_Problem statement_
Find the line with "F = [1 3 2; 1". Repeat it and each line after it, exactly, down to the end of the records below.

○ ○ ○ ○ ○ ○ ○

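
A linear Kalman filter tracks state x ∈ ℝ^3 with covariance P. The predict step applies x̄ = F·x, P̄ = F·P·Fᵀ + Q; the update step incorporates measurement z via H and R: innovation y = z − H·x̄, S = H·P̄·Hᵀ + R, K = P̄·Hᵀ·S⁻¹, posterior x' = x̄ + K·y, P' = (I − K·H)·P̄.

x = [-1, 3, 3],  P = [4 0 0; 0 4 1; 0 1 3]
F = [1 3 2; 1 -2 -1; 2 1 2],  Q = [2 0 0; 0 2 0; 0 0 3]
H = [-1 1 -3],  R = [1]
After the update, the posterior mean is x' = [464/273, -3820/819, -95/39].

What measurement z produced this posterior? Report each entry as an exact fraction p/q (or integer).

z = [1]

x̄ = F·x = [14, -10, 7]
P̄ = F·P·Fᵀ + Q = [66 -33 40; -33 29 -11; 40 -11 39]
S = H·P̄·Hᵀ + R = [819]
K = P̄·Hᵀ·S⁻¹ = [-73/273; 95/819; -8/39]
x' − x̄ = [-3358/273, 4370/819, -368/39] = K·y
y = (KᵀK)⁻¹·Kᵀ·(x' − x̄) = [46]
z = y + H·x̄ = [46] + [-45] = [1]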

○ ○ ○ ○ ○ ○ ○

_Response to the exercise_
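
F = [1 3 2; 1 -2 -1; 2 1 2],  Q = [2 0 0; 0 2 0; 0 0 3]
H = [-1 1 -3],  R = [1]
After the update, the posterior mean is x' = [464/273, -3820/819, -95/39].

What measurement z produced this posterior? Report each entry as an exact fraction p/q (or integer).

z = [1]

x̄ = F·x = [14, -10, 7]
P̄ = F·P·Fᵀ + Q = [66 -33 40; -33 29 -11; 40 -11 39]
S = H·P̄·Hᵀ + R = [819]
K = P̄·Hᵀ·S⁻¹ = [-73/273; 95/819; -8/39]
x' − x̄ = [-3358/273, 4370/819, -368/39] = K·y
y = (KᵀK)⁻¹·Kᵀ·(x' − x̄) = [46]
z = y + H·x̄ = [46] + [-45] = [1]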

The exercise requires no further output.